> **What the task asks**:
Return every line from the records below with the string "undirected".

> **Record set**:
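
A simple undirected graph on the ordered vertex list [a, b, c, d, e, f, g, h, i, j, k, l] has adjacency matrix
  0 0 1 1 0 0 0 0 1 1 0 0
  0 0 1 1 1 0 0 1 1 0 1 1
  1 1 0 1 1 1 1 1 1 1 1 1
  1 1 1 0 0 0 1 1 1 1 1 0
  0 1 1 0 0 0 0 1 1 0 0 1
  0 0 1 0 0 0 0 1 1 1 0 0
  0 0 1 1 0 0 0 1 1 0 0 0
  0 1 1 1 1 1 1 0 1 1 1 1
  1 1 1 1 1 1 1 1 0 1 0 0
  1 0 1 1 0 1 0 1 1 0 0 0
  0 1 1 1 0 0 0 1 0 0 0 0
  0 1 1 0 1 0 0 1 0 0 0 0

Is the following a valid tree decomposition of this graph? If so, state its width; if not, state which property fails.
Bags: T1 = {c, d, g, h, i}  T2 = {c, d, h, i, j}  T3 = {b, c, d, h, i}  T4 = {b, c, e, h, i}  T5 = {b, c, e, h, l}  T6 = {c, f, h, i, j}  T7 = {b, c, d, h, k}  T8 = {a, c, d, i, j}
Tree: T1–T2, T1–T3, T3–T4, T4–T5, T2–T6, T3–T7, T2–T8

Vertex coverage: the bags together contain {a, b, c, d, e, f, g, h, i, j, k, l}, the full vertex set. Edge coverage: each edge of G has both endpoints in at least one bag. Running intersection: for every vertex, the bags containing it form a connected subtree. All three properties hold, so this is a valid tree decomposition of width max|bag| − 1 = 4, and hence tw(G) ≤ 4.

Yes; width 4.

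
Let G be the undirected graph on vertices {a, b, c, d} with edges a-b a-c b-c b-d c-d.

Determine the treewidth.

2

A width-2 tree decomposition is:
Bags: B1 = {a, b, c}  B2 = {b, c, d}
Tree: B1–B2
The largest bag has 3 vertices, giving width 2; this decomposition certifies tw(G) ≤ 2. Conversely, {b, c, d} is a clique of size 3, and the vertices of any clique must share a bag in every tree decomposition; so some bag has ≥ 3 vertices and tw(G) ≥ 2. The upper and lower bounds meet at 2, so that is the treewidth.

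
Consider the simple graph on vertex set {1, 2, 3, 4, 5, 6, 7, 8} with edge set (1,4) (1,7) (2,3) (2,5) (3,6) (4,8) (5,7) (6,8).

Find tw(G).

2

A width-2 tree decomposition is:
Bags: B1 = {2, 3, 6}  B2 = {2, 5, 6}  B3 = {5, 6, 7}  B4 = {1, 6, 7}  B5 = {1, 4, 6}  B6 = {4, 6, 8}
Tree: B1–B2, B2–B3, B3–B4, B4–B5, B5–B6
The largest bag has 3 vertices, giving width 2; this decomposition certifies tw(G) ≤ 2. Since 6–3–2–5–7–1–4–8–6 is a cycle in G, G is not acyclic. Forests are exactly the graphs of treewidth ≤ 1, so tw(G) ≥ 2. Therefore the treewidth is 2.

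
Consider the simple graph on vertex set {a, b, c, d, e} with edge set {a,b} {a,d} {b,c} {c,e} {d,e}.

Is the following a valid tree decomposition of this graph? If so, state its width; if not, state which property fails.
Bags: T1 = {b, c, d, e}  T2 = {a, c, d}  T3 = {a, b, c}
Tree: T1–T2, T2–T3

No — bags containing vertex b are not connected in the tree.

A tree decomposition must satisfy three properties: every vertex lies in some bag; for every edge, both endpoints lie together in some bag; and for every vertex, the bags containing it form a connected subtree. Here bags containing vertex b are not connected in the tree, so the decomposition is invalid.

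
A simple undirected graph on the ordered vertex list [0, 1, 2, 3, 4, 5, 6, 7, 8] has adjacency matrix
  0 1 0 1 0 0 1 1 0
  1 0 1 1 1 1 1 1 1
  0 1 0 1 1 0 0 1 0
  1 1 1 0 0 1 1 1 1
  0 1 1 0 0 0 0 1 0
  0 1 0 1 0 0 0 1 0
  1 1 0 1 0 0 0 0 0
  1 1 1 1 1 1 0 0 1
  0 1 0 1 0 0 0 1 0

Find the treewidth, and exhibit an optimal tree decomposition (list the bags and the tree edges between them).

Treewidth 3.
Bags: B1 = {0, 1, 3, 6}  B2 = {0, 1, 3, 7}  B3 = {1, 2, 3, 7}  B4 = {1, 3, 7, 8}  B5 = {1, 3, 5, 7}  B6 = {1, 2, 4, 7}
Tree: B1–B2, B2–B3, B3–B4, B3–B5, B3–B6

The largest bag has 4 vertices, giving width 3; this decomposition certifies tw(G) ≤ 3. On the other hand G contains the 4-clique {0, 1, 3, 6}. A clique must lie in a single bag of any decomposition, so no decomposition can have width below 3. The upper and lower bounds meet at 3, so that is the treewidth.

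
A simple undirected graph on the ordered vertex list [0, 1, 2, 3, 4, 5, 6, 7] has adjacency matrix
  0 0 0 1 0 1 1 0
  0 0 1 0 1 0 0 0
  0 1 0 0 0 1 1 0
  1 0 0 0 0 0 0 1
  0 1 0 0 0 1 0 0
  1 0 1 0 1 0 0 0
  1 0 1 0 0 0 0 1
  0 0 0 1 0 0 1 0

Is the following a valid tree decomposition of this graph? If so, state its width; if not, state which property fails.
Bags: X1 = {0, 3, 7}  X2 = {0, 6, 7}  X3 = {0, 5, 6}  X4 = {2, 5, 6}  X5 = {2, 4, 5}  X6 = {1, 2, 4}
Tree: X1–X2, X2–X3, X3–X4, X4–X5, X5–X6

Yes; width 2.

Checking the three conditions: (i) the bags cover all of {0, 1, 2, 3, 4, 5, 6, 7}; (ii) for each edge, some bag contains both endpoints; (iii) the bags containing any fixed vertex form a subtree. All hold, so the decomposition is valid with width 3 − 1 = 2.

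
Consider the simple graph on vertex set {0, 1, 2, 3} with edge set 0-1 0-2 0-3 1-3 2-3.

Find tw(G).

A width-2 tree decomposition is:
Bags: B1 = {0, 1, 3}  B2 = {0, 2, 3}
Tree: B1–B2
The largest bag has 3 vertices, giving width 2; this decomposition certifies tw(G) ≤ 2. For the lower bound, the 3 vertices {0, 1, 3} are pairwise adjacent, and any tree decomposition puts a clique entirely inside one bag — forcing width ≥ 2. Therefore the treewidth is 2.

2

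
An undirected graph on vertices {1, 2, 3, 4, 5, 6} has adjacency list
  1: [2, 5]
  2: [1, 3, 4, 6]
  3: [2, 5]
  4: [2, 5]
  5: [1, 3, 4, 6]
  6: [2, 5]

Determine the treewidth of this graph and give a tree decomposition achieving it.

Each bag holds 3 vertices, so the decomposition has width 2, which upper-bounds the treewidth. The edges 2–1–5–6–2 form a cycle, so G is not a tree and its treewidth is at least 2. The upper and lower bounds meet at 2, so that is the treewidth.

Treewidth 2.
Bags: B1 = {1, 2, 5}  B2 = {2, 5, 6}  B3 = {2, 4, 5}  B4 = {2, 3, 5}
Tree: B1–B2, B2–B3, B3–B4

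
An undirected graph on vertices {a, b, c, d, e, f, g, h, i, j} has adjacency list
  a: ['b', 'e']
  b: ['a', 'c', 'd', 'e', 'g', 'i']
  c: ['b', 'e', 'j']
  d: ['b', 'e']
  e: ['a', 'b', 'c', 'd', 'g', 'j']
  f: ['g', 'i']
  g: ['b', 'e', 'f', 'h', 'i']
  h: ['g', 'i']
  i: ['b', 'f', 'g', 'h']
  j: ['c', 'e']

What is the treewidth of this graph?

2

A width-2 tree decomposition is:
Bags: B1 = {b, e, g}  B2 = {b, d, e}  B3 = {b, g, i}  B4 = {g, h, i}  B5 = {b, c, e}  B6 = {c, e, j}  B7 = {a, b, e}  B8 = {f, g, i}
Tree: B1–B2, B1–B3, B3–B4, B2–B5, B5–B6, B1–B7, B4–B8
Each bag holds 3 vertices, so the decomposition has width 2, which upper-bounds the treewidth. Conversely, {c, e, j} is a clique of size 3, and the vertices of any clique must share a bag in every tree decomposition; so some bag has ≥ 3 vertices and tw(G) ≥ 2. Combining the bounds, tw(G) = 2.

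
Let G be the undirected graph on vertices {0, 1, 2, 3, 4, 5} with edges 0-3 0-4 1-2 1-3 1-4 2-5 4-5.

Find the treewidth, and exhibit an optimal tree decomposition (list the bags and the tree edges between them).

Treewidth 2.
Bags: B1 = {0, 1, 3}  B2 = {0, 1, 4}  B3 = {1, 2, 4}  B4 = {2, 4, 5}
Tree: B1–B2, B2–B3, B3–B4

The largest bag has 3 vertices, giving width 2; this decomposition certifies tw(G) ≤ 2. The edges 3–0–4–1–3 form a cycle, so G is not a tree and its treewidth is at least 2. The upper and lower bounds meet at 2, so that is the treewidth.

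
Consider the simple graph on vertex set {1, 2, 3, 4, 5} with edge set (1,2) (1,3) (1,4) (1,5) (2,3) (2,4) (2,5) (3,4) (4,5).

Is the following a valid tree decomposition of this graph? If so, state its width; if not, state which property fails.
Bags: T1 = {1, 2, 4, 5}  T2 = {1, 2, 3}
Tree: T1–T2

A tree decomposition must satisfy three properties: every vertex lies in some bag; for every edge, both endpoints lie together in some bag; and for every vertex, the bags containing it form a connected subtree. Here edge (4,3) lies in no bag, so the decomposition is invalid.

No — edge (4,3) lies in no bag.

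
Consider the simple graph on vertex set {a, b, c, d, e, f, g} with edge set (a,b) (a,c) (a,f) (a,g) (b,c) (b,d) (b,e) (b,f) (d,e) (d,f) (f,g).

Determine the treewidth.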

> **Expected output**:
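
A simple undirected graph on the ordered vertex list [a, b, c, d, e, f, g, h, i, j, k, l] has adjacency matrix
Let G be the undirected graph on vertices {a, b, c, d} with edges a-b a-c b-c b-d c-d.
A simple undirected graph on the ordered vertex list [0, 1, 2, 3, 4, 5, 6, 7, 8] has adjacency matrix
A simple undirected graph on the ordered vertex list [0, 1, 2, 3, 4, 5, 6, 7] has adjacency matrix
An undirected graph on vertices {1, 2, 3, 4, 5, 6} has adjacency list
An undirected graph on vertices {a, b, c, d, e, f, g, h, i, j} has adjacency list
Let G be the undirected graph on vertices {0, 1, 2, 3, 4, 5} with edges 0-3 0-4 1-2 1-3 1-4 2-5 4-5.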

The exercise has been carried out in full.